What this task involves –
Show all the lines in the data below that include the word "further".

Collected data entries
*****
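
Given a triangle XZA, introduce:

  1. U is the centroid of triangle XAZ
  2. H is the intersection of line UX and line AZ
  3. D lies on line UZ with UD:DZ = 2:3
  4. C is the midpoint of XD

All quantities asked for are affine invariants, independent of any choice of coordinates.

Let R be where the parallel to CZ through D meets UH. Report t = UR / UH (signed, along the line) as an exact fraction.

Set X = (0, 0), Z = (1, 0), A = (0, 1); any affine frame gives the same invariant.
1. U is the centroid of triangle XAZ ⇒ U = (1/3, 1/3)
2. H is the intersection of line UX and line AZ ⇒ H = (1/2, 1/2)
3. D lies on line UZ with UD:DZ = 2:3 ⇒ D = (3/5, 1/5)
4. C is the midpoint of XD ⇒ C = (3/10, 1/10)
through D parallel to CZ: direction (7/10, -1/10); meets UH at R = (1/4, 1/4)
R = U + t·(H−U) with t = -1/2

t = -1/2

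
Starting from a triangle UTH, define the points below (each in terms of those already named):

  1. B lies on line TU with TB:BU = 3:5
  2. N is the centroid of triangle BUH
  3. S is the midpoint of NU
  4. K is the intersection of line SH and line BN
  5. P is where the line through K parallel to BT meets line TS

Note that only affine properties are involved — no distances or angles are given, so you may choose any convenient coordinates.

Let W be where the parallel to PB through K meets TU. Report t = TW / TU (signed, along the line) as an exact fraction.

t = -13/12

Assign U = (0, 0), T = (1, 0), H = (0, 1) — the answer is frame-independent, so this choice is without loss of generality.
1. B lies on line TU with TB:BU = 3:5 ⇒ B = (5/8, 0)
2. N is the centroid of triangle BUH ⇒ N = (5/24, 1/3)
3. S is the midpoint of NU ⇒ S = (5/48, 1/6)
4. K is the intersection of line SH and line BN ⇒ K = (5/72, 4/9)
5. P is where the line through K parallel to BT meets line TS ⇒ P = (-25/18, 4/9)
through K parallel to PB: direction (145/72, -4/9); meets TU at W = (25/12, 0)
W = T + t·(U−T) with t = -13/12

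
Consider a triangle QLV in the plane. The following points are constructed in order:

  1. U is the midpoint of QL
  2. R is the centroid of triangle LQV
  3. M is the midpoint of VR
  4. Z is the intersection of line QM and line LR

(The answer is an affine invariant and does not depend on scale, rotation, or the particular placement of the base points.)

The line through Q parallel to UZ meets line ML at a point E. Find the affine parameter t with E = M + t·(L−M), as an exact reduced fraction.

t = -3

Choose coordinates Q = (0, 0), L = (1, 0), V = (0, 1).
1. U is the midpoint of QL ⇒ U = (1/2, 0)
2. R is the centroid of triangle LQV ⇒ R = (1/3, 1/3)
3. M is the midpoint of VR ⇒ M = (1/6, 2/3)
4. Z is the intersection of line QM and line LR ⇒ Z = (1/9, 4/9)
through Q parallel to UZ: direction (-7/18, 4/9); meets ML at E = (-7/3, 8/3)
E = M + t·(L−M) with t = -3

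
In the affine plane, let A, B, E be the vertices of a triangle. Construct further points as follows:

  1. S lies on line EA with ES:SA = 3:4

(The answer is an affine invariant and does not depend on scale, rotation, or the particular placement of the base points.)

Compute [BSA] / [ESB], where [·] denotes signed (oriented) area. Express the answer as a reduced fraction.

[BSA]:[ESB] = 4/3

Assign A = (0, 0), B = (1, 0), E = (0, 1) — the answer is frame-independent, so this choice is without loss of generality.
1. S lies on line EA with ES:SA = 3:4 ⇒ S = (0, 4/7)
2·[BSA] = 4/7, 2·[ESB] = 3/7
[BSA]:[ESB] = 4/7:3/7 = 4/3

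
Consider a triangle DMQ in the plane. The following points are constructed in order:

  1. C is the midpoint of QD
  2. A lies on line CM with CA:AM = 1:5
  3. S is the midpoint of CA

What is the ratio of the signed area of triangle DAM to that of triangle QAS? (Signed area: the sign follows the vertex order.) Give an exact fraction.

Assign D = (0, 0), M = (1, 0), Q = (0, 1) — the answer is frame-independent, so this choice is without loss of generality.
1. C is the midpoint of QD ⇒ C = (0, 1/2)
2. A lies on line CM with CA:AM = 1:5 ⇒ A = (1/6, 5/12)
3. S is the midpoint of CA ⇒ S = (1/12, 11/24)
2·[DAM] = -5/12, 2·[QAS] = -1/24
[DAM]:[QAS] = -5/12:-1/24 = 10

[DAM]:[QAS] = 10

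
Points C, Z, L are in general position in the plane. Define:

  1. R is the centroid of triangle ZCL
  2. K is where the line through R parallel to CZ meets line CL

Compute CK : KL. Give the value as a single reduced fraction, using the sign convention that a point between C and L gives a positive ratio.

CK:KL = 1/2

Choose coordinates C = (0, 0), Z = (1, 0), L = (0, 1).
1. R is the centroid of triangle ZCL ⇒ R = (1/3, 1/3)
2. K is where the line through R parallel to CZ meets line CL ⇒ K = (0, 1/3)
K = C + t·(L−C) with t = 1/3, so CK:KL = t:(1−t) = 1/3:2/3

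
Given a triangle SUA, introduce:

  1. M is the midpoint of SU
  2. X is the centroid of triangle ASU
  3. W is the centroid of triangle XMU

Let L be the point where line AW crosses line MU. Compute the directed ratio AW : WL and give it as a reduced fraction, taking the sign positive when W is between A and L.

Set S = (0, 0), U = (1, 0), A = (0, 1); any affine frame gives the same invariant.
1. M is the midpoint of SU ⇒ M = (1/2, 0)
2. X is the centroid of triangle ASU ⇒ X = (1/3, 1/3)
3. W is the centroid of triangle XMU ⇒ W = (11/18, 1/9)
line AW meets MU at L = (11/16, 0)
W = A + t·(L−A) with t = 8/9, so AW:WL = 8/9:1/9

AW:WL = 8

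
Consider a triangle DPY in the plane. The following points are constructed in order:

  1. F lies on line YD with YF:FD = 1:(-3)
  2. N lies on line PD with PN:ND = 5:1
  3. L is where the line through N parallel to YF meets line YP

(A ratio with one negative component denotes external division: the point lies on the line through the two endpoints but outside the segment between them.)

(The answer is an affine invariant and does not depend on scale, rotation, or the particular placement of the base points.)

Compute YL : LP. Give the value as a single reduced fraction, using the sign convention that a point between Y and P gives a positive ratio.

YL:LP = 1/5

Choose coordinates D = (0, 0), P = (1, 0), Y = (0, 1).
1. F lies on line YD with YF:FD = 1:(-3) ⇒ F = (0, 3/2)
2. N lies on line PD with PN:ND = 5:1 ⇒ N = (1/6, 0)
3. L is where the line through N parallel to YF meets line YP ⇒ L = (1/6, 5/6)
L = Y + t·(P−Y) with t = 1/6, so YL:LP = t:(1−t) = 1/6:5/6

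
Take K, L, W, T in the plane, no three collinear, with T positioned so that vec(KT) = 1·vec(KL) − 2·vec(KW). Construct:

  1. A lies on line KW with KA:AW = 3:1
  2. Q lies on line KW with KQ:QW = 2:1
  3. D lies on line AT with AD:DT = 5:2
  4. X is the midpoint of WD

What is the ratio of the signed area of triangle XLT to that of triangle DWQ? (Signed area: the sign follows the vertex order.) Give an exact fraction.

Choose coordinates K = (0, 0), L = (1, 0), W = (0, 1), T = (1, -2).
1. A lies on line KW with KA:AW = 3:1 ⇒ A = (0, 3/4)
2. Q lies on line KW with KQ:QW = 2:1 ⇒ Q = (0, 2/3)
3. D lies on line AT with AD:DT = 5:2 ⇒ D = (5/7, -17/14)
4. X is the midpoint of WD ⇒ X = (5/14, -3/28)
2·[XLT] = -9/7, 2·[DWQ] = 5/21
[XLT]:[DWQ] = -9/7:5/21 = -27/5

[XLT]:[DWQ] = -27/5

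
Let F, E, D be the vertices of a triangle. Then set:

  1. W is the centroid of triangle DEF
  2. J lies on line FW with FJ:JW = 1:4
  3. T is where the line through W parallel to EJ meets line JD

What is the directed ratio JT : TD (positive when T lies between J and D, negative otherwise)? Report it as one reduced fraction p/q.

JT:TD = 4/9

Assign F = (0, 0), E = (1, 0), D = (0, 1) — the answer is frame-independent, so this choice is without loss of generality.
1. W is the centroid of triangle DEF ⇒ W = (1/3, 1/3)
2. J lies on line FW with FJ:JW = 1:4 ⇒ J = (1/15, 1/15)
3. T is where the line through W parallel to EJ meets line JD ⇒ T = (3/65, 23/65)
T = J + t·(D−J) with t = 4/13, so JT:TD = t:(1−t) = 4/13:9/13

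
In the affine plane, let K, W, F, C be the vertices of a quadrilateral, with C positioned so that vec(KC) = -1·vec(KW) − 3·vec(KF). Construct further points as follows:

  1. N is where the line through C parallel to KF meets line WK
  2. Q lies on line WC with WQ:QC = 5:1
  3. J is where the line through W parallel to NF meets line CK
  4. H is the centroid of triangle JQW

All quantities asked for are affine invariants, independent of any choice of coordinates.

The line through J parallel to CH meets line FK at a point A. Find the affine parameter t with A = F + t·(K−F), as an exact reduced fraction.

t = 55/34

Choose coordinates K = (0, 0), W = (1, 0), F = (0, 1), C = (-1, -3).
1. N is where the line through C parallel to KF meets line WK ⇒ N = (-1, 0)
2. Q lies on line WC with WQ:QC = 5:1 ⇒ Q = (-2/3, -5/2)
3. J is where the line through W parallel to NF meets line CK ⇒ J = (-1/2, -3/2)
4. H is the centroid of triangle JQW ⇒ H = (-1/18, -4/3)
through J parallel to CH: direction (17/18, 5/3); meets FK at A = (0, -21/34)
A = F + t·(K−F) with t = 55/34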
*****
Completed task –
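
In the affine plane, let A, B, E be the vertices of a triangle. Construct further points as follows:
In the affine plane, let K, W, F, C be the vertices of a quadrilateral, with C positioned so that vec(KC) = -1·vec(KW) − 3·vec(KF). Construct further points as follows: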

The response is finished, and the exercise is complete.